*Instructions for the task*.
The reply must contain all of the records, unchanged.

---

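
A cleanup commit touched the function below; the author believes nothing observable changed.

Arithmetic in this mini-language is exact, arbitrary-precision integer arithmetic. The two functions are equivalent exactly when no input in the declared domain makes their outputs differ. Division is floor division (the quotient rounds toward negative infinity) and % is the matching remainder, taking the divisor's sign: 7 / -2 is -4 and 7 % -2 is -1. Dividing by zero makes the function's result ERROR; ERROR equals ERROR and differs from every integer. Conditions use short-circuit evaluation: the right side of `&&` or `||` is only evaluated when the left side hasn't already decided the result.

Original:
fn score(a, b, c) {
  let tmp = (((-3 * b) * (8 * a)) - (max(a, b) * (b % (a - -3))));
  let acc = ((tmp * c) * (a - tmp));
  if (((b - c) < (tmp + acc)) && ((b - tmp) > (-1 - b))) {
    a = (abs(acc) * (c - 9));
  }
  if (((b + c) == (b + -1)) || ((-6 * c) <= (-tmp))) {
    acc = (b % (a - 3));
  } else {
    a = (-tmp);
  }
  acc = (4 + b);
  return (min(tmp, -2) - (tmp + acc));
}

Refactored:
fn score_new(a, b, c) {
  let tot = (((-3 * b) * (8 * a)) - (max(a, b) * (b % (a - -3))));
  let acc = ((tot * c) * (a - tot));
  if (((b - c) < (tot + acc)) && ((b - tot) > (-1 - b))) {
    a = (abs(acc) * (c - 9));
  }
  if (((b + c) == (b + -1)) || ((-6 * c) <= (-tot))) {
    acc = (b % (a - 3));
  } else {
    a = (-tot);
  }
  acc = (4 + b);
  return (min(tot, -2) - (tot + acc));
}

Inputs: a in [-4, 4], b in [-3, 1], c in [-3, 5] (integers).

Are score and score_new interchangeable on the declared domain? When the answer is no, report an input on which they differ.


Equivalent — the differences include local variable names differ, yet no declared input distinguishes the two.
One worked example (a=3, b=-3, c=4) — score: tmp=207, then acc=-168912, then (((b - c) < (tmp + acc)) && ((b - tmp) > (-1 - b))) is false, then (((b + c) == (b + -1)) || ((-6 * c) <= (-tmp))) is false, then a=-207, then acc=1, then returns -210; score_new: tot=207, then acc=-168912, then (((b - c) < (tot + acc)) && ((b - tot) > (-1 - b))) is false, then (((b + c) == (b + -1)) || ((-6 * c) <= (-tot))) is false, then a=-207, then acc=1, then returns -210; agreement on -210.
An exhaustive pass over the 405 declared inputs shows identical outputs.
verdict: equivalent


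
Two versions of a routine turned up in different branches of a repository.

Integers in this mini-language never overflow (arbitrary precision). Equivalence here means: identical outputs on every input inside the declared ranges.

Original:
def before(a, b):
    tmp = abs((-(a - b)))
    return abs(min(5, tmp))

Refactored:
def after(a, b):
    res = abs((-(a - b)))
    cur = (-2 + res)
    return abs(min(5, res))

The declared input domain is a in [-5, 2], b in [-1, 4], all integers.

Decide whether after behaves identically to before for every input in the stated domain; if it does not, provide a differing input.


A substantive addition is an assignment to `cur` whose value nothing reads; no result depends on it.
As a probe, take a=-1, b=4: before runs tmp becomes 5; next final value 5; after runs res becomes 5; next cur becomes 3; next final value 5; both end at 5.
Across all 48 domain points the two functions coincide.
verdict: equivalent


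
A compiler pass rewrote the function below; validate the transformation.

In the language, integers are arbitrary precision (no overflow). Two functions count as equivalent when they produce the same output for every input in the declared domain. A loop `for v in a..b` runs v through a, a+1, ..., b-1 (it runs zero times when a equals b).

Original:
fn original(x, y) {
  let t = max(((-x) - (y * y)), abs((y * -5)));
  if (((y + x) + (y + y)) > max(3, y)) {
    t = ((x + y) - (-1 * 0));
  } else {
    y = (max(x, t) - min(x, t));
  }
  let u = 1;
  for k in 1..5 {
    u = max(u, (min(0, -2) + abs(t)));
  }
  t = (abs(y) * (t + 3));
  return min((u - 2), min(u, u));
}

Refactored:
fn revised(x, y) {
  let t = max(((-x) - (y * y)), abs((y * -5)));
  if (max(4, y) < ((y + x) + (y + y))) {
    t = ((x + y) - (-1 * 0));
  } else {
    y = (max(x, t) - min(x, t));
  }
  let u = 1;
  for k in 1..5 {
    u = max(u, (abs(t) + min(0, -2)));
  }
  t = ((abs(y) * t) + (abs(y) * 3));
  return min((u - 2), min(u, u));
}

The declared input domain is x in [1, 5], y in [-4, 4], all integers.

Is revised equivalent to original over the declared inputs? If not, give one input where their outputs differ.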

---

*Expected answer*.
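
A cleanup commit touched the function below; the author believes nothing observable changed.

Arithmetic in this mini-language is exact, arbitrary-precision integer arithmetic. The two functions are equivalent exactly when no input in the declared domain makes their outputs differ. Division is floor division (the quotient rounds toward negative infinity) and % is the matching remainder, taking the divisor's sign: 7 / -2 is -4 and 7 % -2 is -1. Dividing by zero makes the function's result ERROR; ERROR equals ERROR and differs from every integer. Conditions use short-circuit evaluation: the right side of `&&` or `||` is only evaluated when the left side hasn't already decided the result.

Original:
fn score(a, b, c) {
  let tmp = (((-3 * b) * (8 * a)) - (max(a, b) * (b % (a - -3))));
  let acc = ((tmp * c) * (a - tmp));
  if (((b - c) < (tmp + acc)) && ((b - tmp) > (-1 - b))) {
    a = (abs(acc) * (c - 9));
  }
  if (((b + c) == (b + -1)) || ((-6 * c) <= (-tmp))) {
    acc = (b % (a - 3));
  } else {
    a = (-tmp);
  }
  acc = (4 + b);
  return (min(tmp, -2) - (tmp + acc));
}

Refactored:
fn score_new(a, b, c) {
  let tot = (((-3 * b) * (8 * a)) - (max(a, b) * (b % (a - -3))));
  let acc = ((tot * c) * (a - tot));
  if (((b - c) < (tot + acc)) && ((b - tot) > (-1 - b))) {
    a = (abs(acc) * (c - 9));
  }
  if (((b + c) == (b + -1)) || ((-6 * c) <= (-tot))) {
    acc = (b % (a - 3));
  } else {
    a = (-tot);
  }
  acc = (4 + b);
  return (min(tot, -2) - (tot + acc));
}

Inputs: a in [-4, 4], b in [-3, 1], c in [-3, 5] (integers).

Are score and score_new interchangeable on the declared domain? When the answer is no, report an input on which they differ.


Equivalent — the differences include local variable names differ, yet no declared input distinguishes the two.
One worked example (a=3, b=-3, c=4) — score: tmp=207, then acc=-168912, then (((b - c) < (tmp + acc)) && ((b - tmp) > (-1 - b))) is false, then (((b + c) == (b + -1)) || ((-6 * c) <= (-tmp))) is false, then a=-207, then acc=1, then returns -210; score_new: tot=207, then acc=-168912, then (((b - c) < (tot + acc)) && ((b - tot) > (-1 - b))) is false, then (((b + c) == (b + -1)) || ((-6 * c) <= (-tot))) is false, then a=-207, then acc=1, then returns -210; agreement on -210.
An exhaustive pass over the 405 declared inputs shows identical outputs.
verdict: equivalent


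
Two versions of a routine turned up in different branches of a repository.

Integers in this mini-language never overflow (arbitrary precision). Equivalence here means: identical outputs on every input inside the declared ranges.

Original:
def before(a, b):
    tmp = abs((-(a - b)))
    return abs(min(5, tmp))

Refactored:
def after(a, b):
    res = abs((-(a - b)))
    cur = (-2 + res)
    return abs(min(5, res))

The declared input domain is a in [-5, 2], b in [-1, 4], all integers.

Decide whether after behaves identically to before for every input in the stated domain; if it does not, provide a differing input.


A substantive addition is an assignment to `cur` whose value nothing reads; no result depends on it.
As a probe, take a=-1, b=4: before runs tmp becomes 5; next final value 5; after runs res becomes 5; next cur becomes 3; next final value 5; both end at 5.
Across all 48 domain points the two functions coincide.
verdict: equivalent


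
A compiler pass rewrote the function below; validate the transformation.

In the language, integers are arbitrary precision (no overflow). Two functions count as equivalent when they produce the same output for every input in the declared domain. A loop `for v in a..b` runs v through a, a+1, ..., b-1 (it runs zero times when a equals b).

Original:
fn original(x, y) {
  let t = max(((-x) - (y * y)), abs((y * -5)));
  if (((y + x) + (y + y)) > max(3, y)) {
    t = ((x + y) - (-1 * 0));
  } else {
    y = (max(x, t) - min(x, t));
  }
  let u = 1;
  for k in 1..5 {
    u = max(u, (min(0, -2) + abs(t)));
  }
  t = (abs(y) * (t + 3));
  return min((u - 2), min(u, u));
}

Refactored:
fn revised(x, y) {
  let t = max(((-x) - (y * y)), abs((y * -5)));
  if (max(4, y) < ((y + x) + (y + y))) {
    t = ((x + y) - (-1 * 0));
  } else {
    y = (max(x, t) - min(x, t));
  }
  let u = 1;
  for k in 1..5 {
    u = max(u, (abs(t) + min(0, -2)));
  }
  t = ((abs(y) * t) + (abs(y) * 3));
  return min((u - 2), min(u, u));
}

The declared input domain is x in [1, 5], y in [-4, 4], all integers.

Is revised equivalent to original over the declared inputs? If not, give one input where their outputs differ.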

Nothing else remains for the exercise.